◆ Task directions ◆
Reproduce exactly the line containing "Compute the genus" and every line after it, through the last line of the records below; add nothing.
BEGIN Records provided
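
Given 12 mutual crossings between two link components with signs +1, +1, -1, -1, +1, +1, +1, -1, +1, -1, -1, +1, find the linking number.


Step 1: Count positive crossings: 7
Step 2: Count negative crossings: 5
Step 3: Sum of signs = 7 - 5 = 2
Step 4: Linking number = sum/2 = 2/2 = 1

1


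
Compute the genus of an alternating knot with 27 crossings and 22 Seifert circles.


For alternating knots, g = (c - s + 1)/2.
= (27 - 22 + 1)/2
= 6/2 = 3

3


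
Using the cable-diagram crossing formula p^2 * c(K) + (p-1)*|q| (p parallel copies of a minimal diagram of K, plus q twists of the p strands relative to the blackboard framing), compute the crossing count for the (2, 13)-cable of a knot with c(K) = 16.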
END Records provided
◆ Answer to this task ◆
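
Compute the genus of an alternating knot with 27 crossings and 22 Seifert circles.


For alternating knots, g = (c - s + 1)/2.
= (27 - 22 + 1)/2
= 6/2 = 3

3


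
Using the cable-diagram crossing formula p^2 * c(K) + (p-1)*|q| (p parallel copies of a minimal diagram of K, plus q twists of the p strands relative to the blackboard framing), compute the crossing count for the (2, 13)-cable of a knot with c(K) = 16.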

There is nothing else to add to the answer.